WHAT IS BEING ASKED - All of the entries are to be written out again verbatim.

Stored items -
☆ ☆ ☆ ☆
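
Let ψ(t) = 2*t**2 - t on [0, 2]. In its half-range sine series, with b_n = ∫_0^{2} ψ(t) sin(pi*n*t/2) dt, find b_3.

-64/(27*pi**3) + 4/pi

b_3 = ∫_0^{2} (2*t**2 - t) sin(3*pi*t/2) dt.
Integrating by parts twice (tabular method), an antiderivative of (2*t**2 - t) sin(3*pi*t/2) is -4*t**2*cos(3*pi*t/2)/(3*pi) + 16*t*sin(3*pi*t/2)/(9*pi**2) + 2*t*cos(3*pi*t/2)/(3*pi) - 4*sin(3*pi*t/2)/(9*pi**2) + 32*cos(3*pi*t/2)/(27*pi**3); evaluating from 0 to 2: ∫_{0}^{2} (2*t**2 - t) sin(3*pi*t/2) dt = (-32/(27*pi**3) + 4/pi) - (32/(27*pi**3)) = -64/(27*pi**3) + 4/pi.
Hence b_3 = -64/(27*pi**3) + 4/pi.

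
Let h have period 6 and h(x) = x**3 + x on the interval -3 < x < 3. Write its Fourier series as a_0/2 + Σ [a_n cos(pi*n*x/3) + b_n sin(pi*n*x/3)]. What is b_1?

-324/pi**3 + 60/pi

b_1 = 1/3 ∫_{-3}^{3} h(x) sin(pi*x/3) dx.
h is odd and sin(pi*x/3) is odd, so the integrand is even and b_1 = 2/3 ∫_0^{3} h(x) sin(pi*x/3) dx.
Integrating by parts three times (tabular method), an antiderivative of (x**3 + x) sin(pi*x/3) is -3*x**3*cos(pi*x/3)/pi + 27*x**2*sin(pi*x/3)/pi**2 - 3*x*cos(pi*x/3)/pi + 162*x*cos(pi*x/3)/pi**3 - 486*sin(pi*x/3)/pi**4 + 9*sin(pi*x/3)/pi**2; evaluating from 0 to 3: ∫_{0}^{3} (x**3 + x) sin(pi*x/3) dx = (-486/pi**3 + 90/pi) - (0) = -486/pi**3 + 90/pi.
Hence b_1 = (2/3)·(-486/pi**3 + 90/pi) = -324/pi**3 + 60/pi.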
☆ ☆ ☆ ☆
RESPONSE BOX -
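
Let ψ(t) = 2*t**2 - t on [0, 2]. In its half-range sine series, with b_n = ∫_0^{2} ψ(t) sin(pi*n*t/2) dt, find b_3.

-64/(27*pi**3) + 4/pi

b_3 = ∫_0^{2} (2*t**2 - t) sin(3*pi*t/2) dt.
Integrating by parts twice (tabular method), an antiderivative of (2*t**2 - t) sin(3*pi*t/2) is -4*t**2*cos(3*pi*t/2)/(3*pi) + 16*t*sin(3*pi*t/2)/(9*pi**2) + 2*t*cos(3*pi*t/2)/(3*pi) - 4*sin(3*pi*t/2)/(9*pi**2) + 32*cos(3*pi*t/2)/(27*pi**3); evaluating from 0 to 2: ∫_{0}^{2} (2*t**2 - t) sin(3*pi*t/2) dt = (-32/(27*pi**3) + 4/pi) - (32/(27*pi**3)) = -64/(27*pi**3) + 4/pi.
Hence b_3 = -64/(27*pi**3) + 4/pi.

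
Let h have period 6 and h(x) = x**3 + x on the interval -3 < x < 3. Write its Fourier series as a_0/2 + Σ [a_n cos(pi*n*x/3) + b_n sin(pi*n*x/3)]. What is b_1?

-324/pi**3 + 60/pi

b_1 = 1/3 ∫_{-3}^{3} h(x) sin(pi*x/3) dx.
h is odd and sin(pi*x/3) is odd, so the integrand is even and b_1 = 2/3 ∫_0^{3} h(x) sin(pi*x/3) dx.
Integrating by parts three times (tabular method), an antiderivative of (x**3 + x) sin(pi*x/3) is -3*x**3*cos(pi*x/3)/pi + 27*x**2*sin(pi*x/3)/pi**2 - 3*x*cos(pi*x/3)/pi + 162*x*cos(pi*x/3)/pi**3 - 486*sin(pi*x/3)/pi**4 + 9*sin(pi*x/3)/pi**2; evaluating from 0 to 3: ∫_{0}^{3} (x**3 + x) sin(pi*x/3) dx = (-486/pi**3 + 90/pi) - (0) = -486/pi**3 + 90/pi.
Hence b_1 = (2/3)·(-486/pi**3 + 90/pi) = -324/pi**3 + 60/pi.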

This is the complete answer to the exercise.